# What needs to be done
What is needed is each line of the data below that holds the string "undergo".

# Extracted information
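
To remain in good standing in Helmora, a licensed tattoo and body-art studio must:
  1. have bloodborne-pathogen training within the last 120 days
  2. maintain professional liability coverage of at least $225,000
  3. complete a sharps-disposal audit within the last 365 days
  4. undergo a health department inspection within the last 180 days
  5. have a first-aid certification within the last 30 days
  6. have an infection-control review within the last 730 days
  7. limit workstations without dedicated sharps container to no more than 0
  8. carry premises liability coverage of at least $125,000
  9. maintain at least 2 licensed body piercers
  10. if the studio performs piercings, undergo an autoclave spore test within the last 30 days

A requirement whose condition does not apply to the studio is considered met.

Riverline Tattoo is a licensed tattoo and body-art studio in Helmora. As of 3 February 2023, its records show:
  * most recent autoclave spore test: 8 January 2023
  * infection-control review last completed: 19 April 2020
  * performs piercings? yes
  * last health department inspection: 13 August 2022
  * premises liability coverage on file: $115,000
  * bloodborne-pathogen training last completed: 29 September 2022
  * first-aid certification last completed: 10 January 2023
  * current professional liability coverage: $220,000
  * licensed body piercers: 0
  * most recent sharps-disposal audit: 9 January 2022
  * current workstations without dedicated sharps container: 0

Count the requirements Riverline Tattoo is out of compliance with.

6

1. bloodborne-pathogen training 127 days ago vs limit 120 → not met
2. professional liability coverage $220,000 < $225,000 → not met
3. sharps-disposal audit 390 days ago vs limit 365 → not met
4. health department inspection 174 days ago vs limit 180 → met
5. first-aid certification 24 days ago vs limit 30 → met
6. infection-control review 1020 days ago vs limit 730 → not met
7. workstations without dedicated sharps container 0 ≤ 0 → met
8. premises liability coverage $115,000 < $125,000 → not met
9. licensed body piercers 0 < 2 → not met
10. condition 'performs piercings' holds; autoclave spore test 26 days ago vs limit 30 → met
Not met: 6 of 10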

# Answer box
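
  4. undergo a health department inspection within the last 180 days
  10. if the studio performs piercings, undergo an autoclave spore test within the last 30 days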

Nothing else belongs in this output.